### Supplied data
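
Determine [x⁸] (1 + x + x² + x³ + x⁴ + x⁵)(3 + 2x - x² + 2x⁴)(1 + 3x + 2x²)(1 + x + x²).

66

(1 + x + x² + x³ + x⁴ + x⁵) has coefficients 1,1,1,1,1,1 for degrees 0…5.
(3 + 2x - x² + 2x⁴) has coefficients 3,2,-1,0,2,0,0,0,0 for degrees 0…8.
Multiplying by (1 + 3x + 2x²) gives running coefficients 3,11,11,1,0,6,4,0,0 for degrees 0…8.
Finally multiplying by (1 + x + x²), the product of all factors after the first has coefficients 3,14,25,23,12,7,10,10,4 for degrees 0…8.
[x⁸] = 1·4 + 1·10 + 1·10 + 1·7 + 1·12 + 1·23 = 66.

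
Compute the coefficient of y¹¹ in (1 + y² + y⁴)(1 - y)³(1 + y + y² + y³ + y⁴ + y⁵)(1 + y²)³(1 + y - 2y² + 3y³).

(1 + y² + y⁴) has coefficients 1,0,1,0,1 for degrees 0…4.
(1 - y)³ has coefficients 1,-3,3,-1,0,0,0,0,0,0,0,0 for degrees 0…11.
Multiplying by (1 + y + y² + y³ + y⁴ + y⁵) gives running coefficients 1,-2,1,0,0,0,-1,2,-1,0,0,0 for degrees 0…11.
Multiplying by (1 + y²)³ gives running coefficients 1,-2,4,-6,6,-6,3,0,-3,6,-6,6 for degrees 0…11.
Finally multiplying by (1 + y - 2y² + 3y³), the product of all factors after the first has coefficients 1,-1,0,5,-14,24,-33,33,-27,12,6,-21 for degrees 0…11.
[y¹¹] = 1·(-21) + 1·12 + 1·33 = 24.

24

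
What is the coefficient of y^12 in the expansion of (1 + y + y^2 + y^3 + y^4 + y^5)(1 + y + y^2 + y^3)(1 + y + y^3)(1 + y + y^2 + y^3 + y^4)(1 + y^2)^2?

(1 + y + y^2 + y^3 + y^4 + y^5) has coefficients 1,1,1,1,1,1 for degrees 0…5.
(1 + y + y^2 + y^3) has coefficients 1,1,1,1,0,0,0,0,0,0,0,0,0 for degrees 0…12.
Multiplying by (1 + y + y^3) gives running coefficients 1,2,2,3,2,1,1,0,0,0,0,0,0 for degrees 0…12.
Multiplying by (1 + y + y^2 + y^3 + y^4) gives running coefficients 1,3,5,8,10,10,9,7,4,2,1,0,0 for degrees 0…12.
Finally multiplying by (1 + y^2)^2, the product of all factors after the first has coefficients 1,3,7,14,21,29,34,35,32,26,18,11,6 for degrees 0…12.
[y^12] = 1·6 + 1·11 + 1·18 + 1·26 + 1·32 + 1·35 = 128.

128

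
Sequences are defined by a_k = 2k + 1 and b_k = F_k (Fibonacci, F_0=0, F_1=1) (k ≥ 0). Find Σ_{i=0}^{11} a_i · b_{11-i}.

960

Write out a_i and b_{11-i} for i = 0,…,11 and sum the products.
Σ = 1·89 + 3·55 + 5·34 + 7·21 + 9·13 + 11·8 + 13·5 + 15·3 + 17·2 + 19·1 + 21·1 + 23·0 = 960.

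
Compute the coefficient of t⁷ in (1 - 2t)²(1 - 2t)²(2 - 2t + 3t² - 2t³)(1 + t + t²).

-96

(1 - 2t)² has coefficients 1,-4,4 for degrees 0…2.
(1 - 2t)² has coefficients 1,-4,4,0,0,0,0,0 for degrees 0…7.
Multiplying by (2 - 2t + 3t² - 2t³) gives running coefficients 2,-10,19,-22,20,-8,0,0 for degrees 0…7.
Finally multiplying by (1 + t + t²), the product of all factors after the first has coefficients 2,-8,11,-13,17,-10,12,-8 for degrees 0…7.
[t⁷] = 1·(-8) − 4·12 + 4·(-10) = -96.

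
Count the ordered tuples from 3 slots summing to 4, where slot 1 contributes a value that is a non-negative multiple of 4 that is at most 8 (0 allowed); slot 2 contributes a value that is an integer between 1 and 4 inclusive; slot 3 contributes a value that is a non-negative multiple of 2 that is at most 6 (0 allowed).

2

The generating function for the choices is (1 + t⁴ + t⁸)·(t + t² + t³ + t⁴)·(1 + t² + t⁴ + t⁶); the count is [t⁴].
(1 + t⁴ + t⁸) has coefficients 1,0,0,0,1 for degrees 0…4.
(t + t² + t³ + t⁴) has coefficients 0,1,1,1,1 for degrees 0…4.
Finally multiplying by (1 + t² + t⁴ + t⁶), the product of all factors after the first has coefficients 0,1,1,2,2 for degrees 0…4.
[t⁴] = 1·2 + 1·0 = 2.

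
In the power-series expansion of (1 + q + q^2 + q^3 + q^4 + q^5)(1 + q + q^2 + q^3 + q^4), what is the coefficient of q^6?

4

(1 + q + q^2 + q^3 + q^4 + q^5) has coefficients 1,1,1,1,1,1 for degrees 0…5.
(1 + q + q^2 + q^3 + q^4) has coefficients 1,1,1,1,1,0,0 for degrees 0…6.
[q^6] = 1·0 + 1·0 + 1·1 + 1·1 + 1·1 + 1·1 = 4.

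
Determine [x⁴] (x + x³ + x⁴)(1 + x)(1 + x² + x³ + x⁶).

4

(x + x³ + x⁴) has coefficients 0,1,0,1,1 for degrees 0…4.
(1 + x) has coefficients 1,1,0,0,0 for degrees 0…4.
Finally multiplying by (1 + x² + x³ + x⁶), the product of all factors after the first has coefficients 1,1,1,2,1 for degrees 0…4.
[x⁴] = 1·2 + 1·1 + 1·1 = 4.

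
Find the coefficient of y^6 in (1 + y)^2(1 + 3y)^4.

81

(1 + y)^2 has coefficients 1,2,1 for degrees 0…2.
(1 + 3y)^4 has coefficients 1,12,54,108,81,0,0 for degrees 0…6.
[y^6] = 1·0 + 2·0 + 1·81 = 81.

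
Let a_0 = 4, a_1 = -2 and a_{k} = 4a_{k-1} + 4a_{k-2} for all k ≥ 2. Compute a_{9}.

The ordinary generating function has denominator 1 - 4q - 4q^2.
Iterating the recurrence: a_0,…,a_{9} = 4, -2, 8, 24, 128, 608, 2944, 14208, 68608, 331264.

331264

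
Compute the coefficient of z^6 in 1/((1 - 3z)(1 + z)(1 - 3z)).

3964

The denominator gives the recurrence a_n = 5a_(n−1) − 3a_(n−2) − 9a_(n−3) for n ≥ 3; the numerator fixes a_0 = 1, a_1 = 5, a_2 = 22.
Iterating: 1, 5, 22, 86, 319, 1139, 3964, so a_6 = 3964.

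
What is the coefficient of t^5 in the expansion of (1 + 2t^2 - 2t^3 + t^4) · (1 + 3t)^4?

120

(1 + 2t^2 - 2t^3 + t^4) has coefficients 1,0,2,-2,1 for degrees 0…4.
(1 + 3t)^4 has coefficients 1,12,54,108,81,0 for degrees 0…5.
[t^5] = 1·0 + 2·108 − 2·54 + 1·12 = 120.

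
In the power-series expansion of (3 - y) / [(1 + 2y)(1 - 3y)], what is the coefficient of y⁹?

30776

The denominator gives the recurrence a_n = a_(n−1) + 6a_(n−2) for n ≥ 2; the numerator fixes a_0 = 3, a_1 = 2.
Iterating: 3, 2, 20, 32, 152, 344, 1256, 3320, 10856, 30776, so a_9 = 30776.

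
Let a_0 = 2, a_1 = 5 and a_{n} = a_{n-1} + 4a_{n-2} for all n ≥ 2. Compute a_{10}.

The ordinary generating function has denominator 1 - z - 4z^2.
Iterating the recurrence: a_0,…,a_{10} = 2, 5, 13, 33, 85, 217, 557, 1425, 3653, 9353, 23965.

23965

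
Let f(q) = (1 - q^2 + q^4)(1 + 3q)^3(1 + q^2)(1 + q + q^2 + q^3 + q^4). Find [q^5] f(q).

(1 - q^2 + q^4) has coefficients 1,0,-1,0,1 for degrees 0…4.
(1 + 3q)^3 has coefficients 1,9,27,27,0,0 for degrees 0…5.
Multiplying by (1 + q^2) gives running coefficients 1,9,28,36,27,27 for degrees 0…5.
Finally multiplying by (1 + q + q^2 + q^3 + q^4), the product of all factors after the first has coefficients 1,10,38,74,101,127 for degrees 0…5.
[q^5] = 1·127 − 1·74 + 1·10 = 63.

63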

### Task to complete
Give exactly, and nothing besides, the lines from the one in which "Find the coefficient" occurs through the end of the records.

### Solution
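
Find the coefficient of y^6 in (1 + y)^2(1 + 3y)^4.

81

(1 + y)^2 has coefficients 1,2,1 for degrees 0…2.
(1 + 3y)^4 has coefficients 1,12,54,108,81,0,0 for degrees 0…6.
[y^6] = 1·0 + 2·0 + 1·81 = 81.

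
Let a_0 = 4, a_1 = -2 and a_{k} = 4a_{k-1} + 4a_{k-2} for all k ≥ 2. Compute a_{9}.

The ordinary generating function has denominator 1 - 4q - 4q^2.
Iterating the recurrence: a_0,…,a_{9} = 4, -2, 8, 24, 128, 608, 2944, 14208, 68608, 331264.

331264

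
Compute the coefficient of z^6 in 1/((1 - 3z)(1 + z)(1 - 3z)).

3964

The denominator gives the recurrence a_n = 5a_(n−1) − 3a_(n−2) − 9a_(n−3) for n ≥ 3; the numerator fixes a_0 = 1, a_1 = 5, a_2 = 22.
Iterating: 1, 5, 22, 86, 319, 1139, 3964, so a_6 = 3964.

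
What is the coefficient of t^5 in the expansion of (1 + 2t^2 - 2t^3 + t^4) · (1 + 3t)^4?

120

(1 + 2t^2 - 2t^3 + t^4) has coefficients 1,0,2,-2,1 for degrees 0…4.
(1 + 3t)^4 has coefficients 1,12,54,108,81,0 for degrees 0…5.
[t^5] = 1·0 + 2·108 − 2·54 + 1·12 = 120.

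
In the power-series expansion of (3 - y) / [(1 + 2y)(1 - 3y)], what is the coefficient of y⁹?

30776

The denominator gives the recurrence a_n = a_(n−1) + 6a_(n−2) for n ≥ 2; the numerator fixes a_0 = 3, a_1 = 2.
Iterating: 3, 2, 20, 32, 152, 344, 1256, 3320, 10856, 30776, so a_9 = 30776.

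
Let a_0 = 2, a_1 = 5 and a_{n} = a_{n-1} + 4a_{n-2} for all n ≥ 2. Compute a_{10}.

The ordinary generating function has denominator 1 - z - 4z^2.
Iterating the recurrence: a_0,…,a_{10} = 2, 5, 13, 33, 85, 217, 557, 1425, 3653, 9353, 23965.

23965

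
Let f(q) = (1 - q^2 + q^4)(1 + 3q)^3(1 + q^2)(1 + q + q^2 + q^3 + q^4). Find [q^5] f(q).

(1 - q^2 + q^4) has coefficients 1,0,-1,0,1 for degrees 0…4.
(1 + 3q)^3 has coefficients 1,9,27,27,0,0 for degrees 0…5.
Multiplying by (1 + q^2) gives running coefficients 1,9,28,36,27,27 for degrees 0…5.
Finally multiplying by (1 + q + q^2 + q^3 + q^4), the product of all factors after the first has coefficients 1,10,38,74,101,127 for degrees 0…5.
[q^5] = 1·127 − 1·74 + 1·10 = 63.

63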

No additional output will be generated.